▶ [Dataset entries]:
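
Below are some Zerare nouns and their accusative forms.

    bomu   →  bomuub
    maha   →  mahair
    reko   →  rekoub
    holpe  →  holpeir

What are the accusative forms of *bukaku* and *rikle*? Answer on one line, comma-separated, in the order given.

bukakuub, rikleir

The pattern is rounding harmony: -ub when the last vowel of the stem is a rounded vowel (*bomu*, *reko*); -ir when the last vowel of the stem is an unrounded vowel (*maha*, *holpe*).
*bukaku*: last vowel = /u/, a rounded vowel → -ub → *bukakuub*.
*rikle*: last vowel = /e/, an unrounded vowel → -ir → *rikleir*.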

▶ [What the task asks]:
Could you return all the data above exactly as it appears?

▶ [Reply]:
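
Below are some Zerare nouns and their accusative forms.

    bomu   →  bomuub
    maha   →  mahair
    reko   →  rekoub
    holpe  →  holpeir

What are the accusative forms of *bukaku* and *rikle*? Answer on one line, comma-separated, in the order given.

bukakuub, rikleir

The pattern is rounding harmony: -ub when the last vowel of the stem is a rounded vowel (*bomu*, *reko*); -ir when the last vowel of the stem is an unrounded vowel (*maha*, *holpe*).
*bukaku*: last vowel = /u/, a rounded vowel → -ub → *bukakuub*.
*rikle*: last vowel = /e/, an unrounded vowel → -ir → *rikleir*.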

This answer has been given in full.